# Problem to solve:
Repeat the entries exactly. Leave nothing out.

=== Information shown ===

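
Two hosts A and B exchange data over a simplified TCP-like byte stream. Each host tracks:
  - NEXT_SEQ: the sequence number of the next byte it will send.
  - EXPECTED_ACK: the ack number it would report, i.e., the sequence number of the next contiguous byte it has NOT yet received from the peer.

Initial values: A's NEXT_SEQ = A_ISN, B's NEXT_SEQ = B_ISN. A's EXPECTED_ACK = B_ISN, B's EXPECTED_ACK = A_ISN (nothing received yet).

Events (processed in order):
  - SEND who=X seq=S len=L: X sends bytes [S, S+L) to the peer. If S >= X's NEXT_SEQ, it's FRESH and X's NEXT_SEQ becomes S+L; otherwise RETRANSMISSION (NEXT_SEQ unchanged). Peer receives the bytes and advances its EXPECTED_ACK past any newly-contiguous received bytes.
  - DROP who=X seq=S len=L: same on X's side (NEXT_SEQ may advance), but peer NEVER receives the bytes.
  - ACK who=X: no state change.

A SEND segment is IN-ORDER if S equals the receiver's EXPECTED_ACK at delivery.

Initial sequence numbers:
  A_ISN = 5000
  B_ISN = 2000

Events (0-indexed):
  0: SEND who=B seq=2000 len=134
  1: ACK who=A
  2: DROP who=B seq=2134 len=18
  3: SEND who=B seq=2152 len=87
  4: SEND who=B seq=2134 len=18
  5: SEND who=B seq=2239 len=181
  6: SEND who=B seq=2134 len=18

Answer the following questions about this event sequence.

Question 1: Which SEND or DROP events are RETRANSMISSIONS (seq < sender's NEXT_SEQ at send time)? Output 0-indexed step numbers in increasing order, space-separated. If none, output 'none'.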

===

# Exercise answer:
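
Two hosts A and B exchange data over a simplified TCP-like byte stream. Each host tracks:
  - NEXT_SEQ: the sequence number of the next byte it will send.
  - EXPECTED_ACK: the ack number it would report, i.e., the sequence number of the next contiguous byte it has NOT yet received from the peer.

Initial values: A's NEXT_SEQ = A_ISN, B's NEXT_SEQ = B_ISN. A's EXPECTED_ACK = B_ISN, B's EXPECTED_ACK = A_ISN (nothing received yet).

Events (processed in order):
  - SEND who=X seq=S len=L: X sends bytes [S, S+L) to the peer. If S >= X's NEXT_SEQ, it's FRESH and X's NEXT_SEQ becomes S+L; otherwise RETRANSMISSION (NEXT_SEQ unchanged). Peer receives the bytes and advances its EXPECTED_ACK past any newly-contiguous received bytes.
  - DROP who=X seq=S len=L: same on X's side (NEXT_SEQ may advance), but peer NEVER receives the bytes.
  - ACK who=X: no state change.

A SEND segment is IN-ORDER if S equals the receiver's EXPECTED_ACK at delivery.

Initial sequence numbers:
  A_ISN = 5000
  B_ISN = 2000

Events (0-indexed):
  0: SEND who=B seq=2000 len=134
  1: ACK who=A
  2: DROP who=B seq=2134 len=18
  3: SEND who=B seq=2152 len=87
  4: SEND who=B seq=2134 len=18
  5: SEND who=B seq=2239 len=181
  6: SEND who=B seq=2134 len=18

Answer the following questions about this event sequence.

Question 1: Which SEND or DROP events are RETRANSMISSIONS (seq < sender's NEXT_SEQ at send time)? Output 0-indexed step numbers in increasing order, space-separated. If none, output 'none'.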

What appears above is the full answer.